--- Given entries ---

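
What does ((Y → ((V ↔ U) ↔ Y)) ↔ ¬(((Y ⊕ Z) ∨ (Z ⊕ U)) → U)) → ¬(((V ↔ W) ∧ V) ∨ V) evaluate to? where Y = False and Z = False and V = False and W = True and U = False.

V ↔ U = False ↔ False = True
(V ↔ U) ↔ Y = True ↔ False = False
Y → ((V ↔ U) ↔ Y) = False → False = True
Y ⊕ Z = False ⊕ False = False
Z ⊕ U = False ⊕ False = False
(Y ⊕ Z) ∨ (Z ⊕ U) = False ∨ False = False
((Y ⊕ Z) ∨ (Z ⊕ U)) → U = False → False = True
¬(((Y ⊕ Z) ∨ (Z ⊕ U)) → U) = ¬True = False
(Y → ((V ↔ U) ↔ Y)) ↔ ¬(((Y ⊕ Z) ∨ (Z ⊕ U)) → U) = True ↔ False = False
V ↔ W = False ↔ True = False
(V ↔ W) ∧ V = False ∧ False = False
((V ↔ W) ∧ V) ∨ V = False ∨ False = False
¬(((V ↔ W) ∧ V) ∨ V) = ¬False = True
((Y → ((V ↔ U) ↔ Y)) ↔ ¬(((Y ⊕ Z) ∨ (Z ⊕ U)) → U)) → ¬(((V ↔ W) ∧ V) ∨ V) = False → True = True

True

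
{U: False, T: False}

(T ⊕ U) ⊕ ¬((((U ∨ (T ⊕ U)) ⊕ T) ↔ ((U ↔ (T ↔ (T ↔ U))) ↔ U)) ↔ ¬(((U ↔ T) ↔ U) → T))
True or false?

T ⊕ U = False ⊕ False = False
T ⊕ U = False ⊕ False = False
U ∨ (T ⊕ U) = False ∨ False = False
(U ∨ (T ⊕ U)) ⊕ T = False ⊕ False = False
T ↔ U = False ↔ False = True
T ↔ (T ↔ U) = False ↔ True = False
U ↔ (T ↔ (T ↔ U)) = False ↔ False = True
(U ↔ (T ↔ (T ↔ U))) ↔ U = True ↔ False = False
((U ∨ (T ⊕ U)) ⊕ T) ↔ ((U ↔ (T ↔ (T ↔ U))) ↔ U) = False ↔ False = True
U ↔ T = False ↔ False = True
(U ↔ T) ↔ U = True ↔ False = False
((U ↔ T) ↔ U) → T = False → False = True
¬(((U ↔ T) ↔ U) → T) = ¬True = False
(((U ∨ (T ⊕ U)) ⊕ T) ↔ ((U ↔ (T ↔ (T ↔ U))) ↔ U)) ↔ ¬(((U ↔ T) ↔ U) → T) = True ↔ False = False
¬((((U ∨ (T ⊕ U)) ⊕ T) ↔ ((U ↔ (T ↔ (T ↔ U))) ↔ U)) ↔ ¬(((U ↔ T) ↔ U) → T)) = ¬False = True
(T ⊕ U) ⊕ ¬((((U ∨ (T ⊕ U)) ⊕ T) ↔ ((U ↔ (T ↔ (T ↔ U))) ↔ U)) ↔ ¬(((U ↔ T) ↔ U) → T)) = False ⊕ True = True

True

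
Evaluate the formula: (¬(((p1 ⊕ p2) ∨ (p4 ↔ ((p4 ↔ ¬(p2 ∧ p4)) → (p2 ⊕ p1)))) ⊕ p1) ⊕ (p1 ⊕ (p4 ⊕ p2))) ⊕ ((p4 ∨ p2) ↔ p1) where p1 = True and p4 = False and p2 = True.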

---

▸ Brief
Every entry, written out exactly, is what the response should contain.

▸ Solved exercise
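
What does ((Y → ((V ↔ U) ↔ Y)) ↔ ¬(((Y ⊕ Z) ∨ (Z ⊕ U)) → U)) → ¬(((V ↔ W) ∧ V) ∨ V) evaluate to? where Y = False and Z = False and V = False and W = True and U = False.

V ↔ U = False ↔ False = True
(V ↔ U) ↔ Y = True ↔ False = False
Y → ((V ↔ U) ↔ Y) = False → False = True
Y ⊕ Z = False ⊕ False = False
Z ⊕ U = False ⊕ False = False
(Y ⊕ Z) ∨ (Z ⊕ U) = False ∨ False = False
((Y ⊕ Z) ∨ (Z ⊕ U)) → U = False → False = True
¬(((Y ⊕ Z) ∨ (Z ⊕ U)) → U) = ¬True = False
(Y → ((V ↔ U) ↔ Y)) ↔ ¬(((Y ⊕ Z) ∨ (Z ⊕ U)) → U) = True ↔ False = False
V ↔ W = False ↔ True = False
(V ↔ W) ∧ V = False ∧ False = False
((V ↔ W) ∧ V) ∨ V = False ∨ False = False
¬(((V ↔ W) ∧ V) ∨ V) = ¬False = True
((Y → ((V ↔ U) ↔ Y)) ↔ ¬(((Y ⊕ Z) ∨ (Z ⊕ U)) → U)) → ¬(((V ↔ W) ∧ V) ∨ V) = False → True = True

True

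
{U: False, T: False}

(T ⊕ U) ⊕ ¬((((U ∨ (T ⊕ U)) ⊕ T) ↔ ((U ↔ (T ↔ (T ↔ U))) ↔ U)) ↔ ¬(((U ↔ T) ↔ U) → T))
True or false?

T ⊕ U = False ⊕ False = False
T ⊕ U = False ⊕ False = False
U ∨ (T ⊕ U) = False ∨ False = False
(U ∨ (T ⊕ U)) ⊕ T = False ⊕ False = False
T ↔ U = False ↔ False = True
T ↔ (T ↔ U) = False ↔ True = False
U ↔ (T ↔ (T ↔ U)) = False ↔ False = True
(U ↔ (T ↔ (T ↔ U))) ↔ U = True ↔ False = False
((U ∨ (T ⊕ U)) ⊕ T) ↔ ((U ↔ (T ↔ (T ↔ U))) ↔ U) = False ↔ False = True
U ↔ T = False ↔ False = True
(U ↔ T) ↔ U = True ↔ False = False
((U ↔ T) ↔ U) → T = False → False = True
¬(((U ↔ T) ↔ U) → T) = ¬True = False
(((U ∨ (T ⊕ U)) ⊕ T) ↔ ((U ↔ (T ↔ (T ↔ U))) ↔ U)) ↔ ¬(((U ↔ T) ↔ U) → T) = True ↔ False = False
¬((((U ∨ (T ⊕ U)) ⊕ T) ↔ ((U ↔ (T ↔ (T ↔ U))) ↔ U)) ↔ ¬(((U ↔ T) ↔ U) → T)) = ¬False = True
(T ⊕ U) ⊕ ¬((((U ∨ (T ⊕ U)) ⊕ T) ↔ ((U ↔ (T ↔ (T ↔ U))) ↔ U)) ↔ ¬(((U ↔ T) ↔ U) → T)) = False ⊕ True = True

True

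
Evaluate the formula: (¬(((p1 ⊕ p2) ∨ (p4 ↔ ((p4 ↔ ¬(p2 ∧ p4)) → (p2 ⊕ p1)))) ⊕ p1) ⊕ (p1 ⊕ (p4 ⊕ p2))) ⊕ ((p4 ∨ p2) ↔ p1) where p1 = True and p4 = False and p2 = True.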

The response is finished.